* [EXERCISE DESCRIPTION] Can you write out the whole listing exactly?
*** INFORMATION SHOWN Section Begins ***
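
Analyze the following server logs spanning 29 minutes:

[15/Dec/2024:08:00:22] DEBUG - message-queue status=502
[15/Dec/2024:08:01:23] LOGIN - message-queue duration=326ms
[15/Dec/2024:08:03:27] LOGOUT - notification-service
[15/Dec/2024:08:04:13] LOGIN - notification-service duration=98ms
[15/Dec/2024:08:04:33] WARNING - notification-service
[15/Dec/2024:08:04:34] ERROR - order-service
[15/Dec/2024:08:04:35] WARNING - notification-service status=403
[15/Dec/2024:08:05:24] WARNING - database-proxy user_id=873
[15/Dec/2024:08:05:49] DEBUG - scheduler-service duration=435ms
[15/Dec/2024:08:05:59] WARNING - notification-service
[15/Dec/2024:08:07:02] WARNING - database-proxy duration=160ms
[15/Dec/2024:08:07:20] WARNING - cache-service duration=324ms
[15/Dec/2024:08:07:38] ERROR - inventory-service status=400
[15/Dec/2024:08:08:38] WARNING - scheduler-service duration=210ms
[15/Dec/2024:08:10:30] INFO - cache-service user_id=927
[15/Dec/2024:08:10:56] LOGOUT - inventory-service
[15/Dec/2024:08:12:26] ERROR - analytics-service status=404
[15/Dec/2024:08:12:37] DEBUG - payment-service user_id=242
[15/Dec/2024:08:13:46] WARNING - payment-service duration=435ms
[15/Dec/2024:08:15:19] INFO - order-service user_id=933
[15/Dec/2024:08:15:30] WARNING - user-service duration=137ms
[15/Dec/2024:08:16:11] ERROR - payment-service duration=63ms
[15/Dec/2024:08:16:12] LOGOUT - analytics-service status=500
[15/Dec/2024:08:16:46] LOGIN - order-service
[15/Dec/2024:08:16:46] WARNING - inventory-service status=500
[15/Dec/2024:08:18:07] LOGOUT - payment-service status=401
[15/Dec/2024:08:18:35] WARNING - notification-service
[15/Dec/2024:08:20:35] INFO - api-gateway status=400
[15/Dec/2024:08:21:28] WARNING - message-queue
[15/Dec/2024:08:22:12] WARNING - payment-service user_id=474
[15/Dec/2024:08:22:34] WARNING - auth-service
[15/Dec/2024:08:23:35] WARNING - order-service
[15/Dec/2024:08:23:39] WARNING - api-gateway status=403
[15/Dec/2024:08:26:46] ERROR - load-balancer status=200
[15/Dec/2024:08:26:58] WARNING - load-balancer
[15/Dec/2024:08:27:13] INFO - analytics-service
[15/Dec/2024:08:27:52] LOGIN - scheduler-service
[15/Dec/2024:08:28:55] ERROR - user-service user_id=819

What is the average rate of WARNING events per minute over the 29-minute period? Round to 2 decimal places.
0.59

To calculate the rate:

1. Count total WARNING events: 17
2. Total time period: 29 minutes
3. Rate = 17 / 29 = 0.59 events per minute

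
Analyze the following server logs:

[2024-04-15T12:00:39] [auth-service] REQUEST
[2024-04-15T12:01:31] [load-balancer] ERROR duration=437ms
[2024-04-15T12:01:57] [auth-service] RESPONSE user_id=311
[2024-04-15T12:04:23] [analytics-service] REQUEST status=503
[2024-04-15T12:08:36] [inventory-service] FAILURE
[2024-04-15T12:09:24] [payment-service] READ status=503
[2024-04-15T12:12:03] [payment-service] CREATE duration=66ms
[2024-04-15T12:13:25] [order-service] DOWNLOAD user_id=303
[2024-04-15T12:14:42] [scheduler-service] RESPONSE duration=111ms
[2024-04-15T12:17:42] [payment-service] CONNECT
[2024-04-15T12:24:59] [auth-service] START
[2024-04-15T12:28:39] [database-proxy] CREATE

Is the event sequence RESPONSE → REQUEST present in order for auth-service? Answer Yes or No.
No

To verify sequence order:

1. Find all events in sequence RESPONSE → REQUEST for auth-service
2. Extract their timestamps
3. Check if timestamps are in ascending order
4. Result: No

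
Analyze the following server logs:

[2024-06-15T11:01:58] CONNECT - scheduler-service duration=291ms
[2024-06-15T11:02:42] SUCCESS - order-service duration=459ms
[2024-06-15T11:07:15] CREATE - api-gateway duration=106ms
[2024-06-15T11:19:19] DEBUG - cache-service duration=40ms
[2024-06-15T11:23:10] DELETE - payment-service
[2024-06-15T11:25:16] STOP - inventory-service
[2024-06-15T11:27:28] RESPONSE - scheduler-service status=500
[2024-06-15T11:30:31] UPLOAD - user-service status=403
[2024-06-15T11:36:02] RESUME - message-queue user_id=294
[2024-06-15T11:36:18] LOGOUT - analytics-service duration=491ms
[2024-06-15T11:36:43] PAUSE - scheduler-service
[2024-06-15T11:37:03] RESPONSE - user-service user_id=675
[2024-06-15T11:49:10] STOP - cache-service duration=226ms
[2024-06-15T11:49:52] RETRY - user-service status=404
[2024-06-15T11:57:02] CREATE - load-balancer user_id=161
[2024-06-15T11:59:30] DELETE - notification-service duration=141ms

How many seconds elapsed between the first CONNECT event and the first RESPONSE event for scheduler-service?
1530

To find the time between events:

1. Locate the first CONNECT event for scheduler-service: 2024-06-15T11:01:58
2. Locate the first RESPONSE event for scheduler-service: 2024-06-15T11:27:28
3. Calculate the difference: 2024-06-15T11:27:28 - 2024-06-15T11:01:58 = 1530 seconds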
*** INFORMATION SHOWN Section Ends ***
* [COMPLETED TASK]
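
Analyze the following server logs spanning 29 minutes:

[15/Dec/2024:08:00:22] DEBUG - message-queue status=502
[15/Dec/2024:08:01:23] LOGIN - message-queue duration=326ms
[15/Dec/2024:08:03:27] LOGOUT - notification-service
[15/Dec/2024:08:04:13] LOGIN - notification-service duration=98ms
[15/Dec/2024:08:04:33] WARNING - notification-service
[15/Dec/2024:08:04:34] ERROR - order-service
[15/Dec/2024:08:04:35] WARNING - notification-service status=403
[15/Dec/2024:08:05:24] WARNING - database-proxy user_id=873
[15/Dec/2024:08:05:49] DEBUG - scheduler-service duration=435ms
[15/Dec/2024:08:05:59] WARNING - notification-service
[15/Dec/2024:08:07:02] WARNING - database-proxy duration=160ms
[15/Dec/2024:08:07:20] WARNING - cache-service duration=324ms
[15/Dec/2024:08:07:38] ERROR - inventory-service status=400
[15/Dec/2024:08:08:38] WARNING - scheduler-service duration=210ms
[15/Dec/2024:08:10:30] INFO - cache-service user_id=927
[15/Dec/2024:08:10:56] LOGOUT - inventory-service
[15/Dec/2024:08:12:26] ERROR - analytics-service status=404
[15/Dec/2024:08:12:37] DEBUG - payment-service user_id=242
[15/Dec/2024:08:13:46] WARNING - payment-service duration=435ms
[15/Dec/2024:08:15:19] INFO - order-service user_id=933
[15/Dec/2024:08:15:30] WARNING - user-service duration=137ms
[15/Dec/2024:08:16:11] ERROR - payment-service duration=63ms
[15/Dec/2024:08:16:12] LOGOUT - analytics-service status=500
[15/Dec/2024:08:16:46] LOGIN - order-service
[15/Dec/2024:08:16:46] WARNING - inventory-service status=500
[15/Dec/2024:08:18:07] LOGOUT - payment-service status=401
[15/Dec/2024:08:18:35] WARNING - notification-service
[15/Dec/2024:08:20:35] INFO - api-gateway status=400
[15/Dec/2024:08:21:28] WARNING - message-queue
[15/Dec/2024:08:22:12] WARNING - payment-service user_id=474
[15/Dec/2024:08:22:34] WARNING - auth-service
[15/Dec/2024:08:23:35] WARNING - order-service
[15/Dec/2024:08:23:39] WARNING - api-gateway status=403
[15/Dec/2024:08:26:46] ERROR - load-balancer status=200
[15/Dec/2024:08:26:58] WARNING - load-balancer
[15/Dec/2024:08:27:13] INFO - analytics-service
[15/Dec/2024:08:27:52] LOGIN - scheduler-service
[15/Dec/2024:08:28:55] ERROR - user-service user_id=819

What is the average rate of WARNING events per minute over the 29-minute period? Round to 2 decimal places.
0.59

To calculate the rate:

1. Count total WARNING events: 17
2. Total time period: 29 minutes
3. Rate = 17 / 29 = 0.59 events per minute

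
Analyze the following server logs:

[2024-04-15T12:00:39] [auth-service] REQUEST
[2024-04-15T12:01:31] [load-balancer] ERROR duration=437ms
[2024-04-15T12:01:57] [auth-service] RESPONSE user_id=311
[2024-04-15T12:04:23] [analytics-service] REQUEST status=503
[2024-04-15T12:08:36] [inventory-service] FAILURE
[2024-04-15T12:09:24] [payment-service] READ status=503
[2024-04-15T12:12:03] [payment-service] CREATE duration=66ms
[2024-04-15T12:13:25] [order-service] DOWNLOAD user_id=303
[2024-04-15T12:14:42] [scheduler-service] RESPONSE duration=111ms
[2024-04-15T12:17:42] [payment-service] CONNECT
[2024-04-15T12:24:59] [auth-service] START
[2024-04-15T12:28:39] [database-proxy] CREATE

Is the event sequence RESPONSE → REQUEST present in order for auth-service? Answer Yes or No.
No

To verify sequence order:

1. Find all events in sequence RESPONSE → REQUEST for auth-service
2. Extract their timestamps
3. Check if timestamps are in ascending order
4. Result: No

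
Analyze the following server logs:

[2024-06-15T11:01:58] CONNECT - scheduler-service duration=291ms
[2024-06-15T11:02:42] SUCCESS - order-service duration=459ms
[2024-06-15T11:07:15] CREATE - api-gateway duration=106ms
[2024-06-15T11:19:19] DEBUG - cache-service duration=40ms
[2024-06-15T11:23:10] DELETE - payment-service
[2024-06-15T11:25:16] STOP - inventory-service
[2024-06-15T11:27:28] RESPONSE - scheduler-service status=500
[2024-06-15T11:30:31] UPLOAD - user-service status=403
[2024-06-15T11:36:02] RESUME - message-queue user_id=294
[2024-06-15T11:36:18] LOGOUT - analytics-service duration=491ms
[2024-06-15T11:36:43] PAUSE - scheduler-service
[2024-06-15T11:37:03] RESPONSE - user-service user_id=675
[2024-06-15T11:49:10] STOP - cache-service duration=226ms
[2024-06-15T11:49:52] RETRY - user-service status=404
[2024-06-15T11:57:02] CREATE - load-balancer user_id=161
[2024-06-15T11:59:30] DELETE - notification-service duration=141ms

How many seconds elapsed between the first CONNECT event and the first RESPONSE event for scheduler-service?
1530

To find the time between events:

1. Locate the first CONNECT event for scheduler-service: 2024-06-15T11:01:58
2. Locate the first RESPONSE event for scheduler-service: 2024-06-15T11:27:28
3. Calculate the difference: 2024-06-15T11:27:28 - 2024-06-15T11:01:58 = 1530 seconds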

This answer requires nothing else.